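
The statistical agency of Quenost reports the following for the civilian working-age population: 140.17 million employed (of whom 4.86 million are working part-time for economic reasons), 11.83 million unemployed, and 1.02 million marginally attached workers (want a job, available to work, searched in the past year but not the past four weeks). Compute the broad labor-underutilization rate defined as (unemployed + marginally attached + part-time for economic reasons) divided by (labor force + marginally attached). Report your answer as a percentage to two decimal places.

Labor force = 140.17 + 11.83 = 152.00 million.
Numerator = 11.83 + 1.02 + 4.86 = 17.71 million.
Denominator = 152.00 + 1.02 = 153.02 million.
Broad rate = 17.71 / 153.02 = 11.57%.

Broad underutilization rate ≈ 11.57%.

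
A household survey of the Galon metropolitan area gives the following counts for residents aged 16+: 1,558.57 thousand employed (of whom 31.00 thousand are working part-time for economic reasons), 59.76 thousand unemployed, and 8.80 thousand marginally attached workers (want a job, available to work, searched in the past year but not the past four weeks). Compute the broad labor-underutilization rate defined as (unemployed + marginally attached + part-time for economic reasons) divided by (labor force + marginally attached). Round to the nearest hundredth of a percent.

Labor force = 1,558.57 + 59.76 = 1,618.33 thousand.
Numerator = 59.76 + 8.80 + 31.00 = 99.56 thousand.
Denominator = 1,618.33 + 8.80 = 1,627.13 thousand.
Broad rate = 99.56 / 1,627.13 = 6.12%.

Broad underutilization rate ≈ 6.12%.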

* * *

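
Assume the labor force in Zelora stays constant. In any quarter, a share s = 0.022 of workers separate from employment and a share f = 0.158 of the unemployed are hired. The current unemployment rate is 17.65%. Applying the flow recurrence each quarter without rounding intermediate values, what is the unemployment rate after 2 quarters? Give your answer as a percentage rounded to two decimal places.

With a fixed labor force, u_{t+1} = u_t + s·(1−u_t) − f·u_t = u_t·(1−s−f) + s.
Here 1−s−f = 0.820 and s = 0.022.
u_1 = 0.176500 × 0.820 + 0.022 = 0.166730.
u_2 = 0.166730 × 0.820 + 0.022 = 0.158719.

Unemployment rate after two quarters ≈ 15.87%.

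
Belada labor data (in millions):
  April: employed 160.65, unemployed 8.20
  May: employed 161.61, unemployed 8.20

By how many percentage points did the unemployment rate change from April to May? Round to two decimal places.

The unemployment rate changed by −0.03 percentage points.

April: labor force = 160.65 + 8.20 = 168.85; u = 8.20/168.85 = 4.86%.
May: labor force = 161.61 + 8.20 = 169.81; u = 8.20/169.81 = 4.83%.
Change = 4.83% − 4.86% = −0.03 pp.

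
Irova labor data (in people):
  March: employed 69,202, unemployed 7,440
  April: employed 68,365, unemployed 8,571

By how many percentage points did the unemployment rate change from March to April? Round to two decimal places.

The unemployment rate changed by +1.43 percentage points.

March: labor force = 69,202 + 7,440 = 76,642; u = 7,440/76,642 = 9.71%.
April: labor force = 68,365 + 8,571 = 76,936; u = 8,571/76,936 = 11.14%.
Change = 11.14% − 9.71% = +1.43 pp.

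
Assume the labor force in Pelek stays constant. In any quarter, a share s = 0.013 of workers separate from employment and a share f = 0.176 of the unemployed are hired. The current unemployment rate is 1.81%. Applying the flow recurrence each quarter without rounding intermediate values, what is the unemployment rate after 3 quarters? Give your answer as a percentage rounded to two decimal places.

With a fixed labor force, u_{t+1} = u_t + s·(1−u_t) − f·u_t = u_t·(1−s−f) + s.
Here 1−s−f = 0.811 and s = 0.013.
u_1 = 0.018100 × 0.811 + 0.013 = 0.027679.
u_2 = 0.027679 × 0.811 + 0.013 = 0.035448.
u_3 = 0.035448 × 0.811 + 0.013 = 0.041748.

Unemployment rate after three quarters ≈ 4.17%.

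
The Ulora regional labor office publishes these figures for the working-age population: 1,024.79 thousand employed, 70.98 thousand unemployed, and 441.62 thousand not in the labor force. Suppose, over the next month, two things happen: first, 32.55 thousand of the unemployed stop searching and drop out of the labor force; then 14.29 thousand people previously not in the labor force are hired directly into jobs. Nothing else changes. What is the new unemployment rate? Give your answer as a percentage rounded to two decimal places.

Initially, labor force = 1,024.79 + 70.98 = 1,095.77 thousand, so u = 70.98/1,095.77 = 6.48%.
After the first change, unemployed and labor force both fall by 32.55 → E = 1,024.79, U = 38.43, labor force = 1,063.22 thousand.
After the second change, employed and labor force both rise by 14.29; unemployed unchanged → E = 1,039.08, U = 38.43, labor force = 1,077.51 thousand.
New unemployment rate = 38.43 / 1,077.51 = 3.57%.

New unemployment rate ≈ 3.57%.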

### Assignment
Locate all lines in the listing above with the word "data". Copy them.

### Solution to this task
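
Belada labor data (in millions):
Irova labor data (in people):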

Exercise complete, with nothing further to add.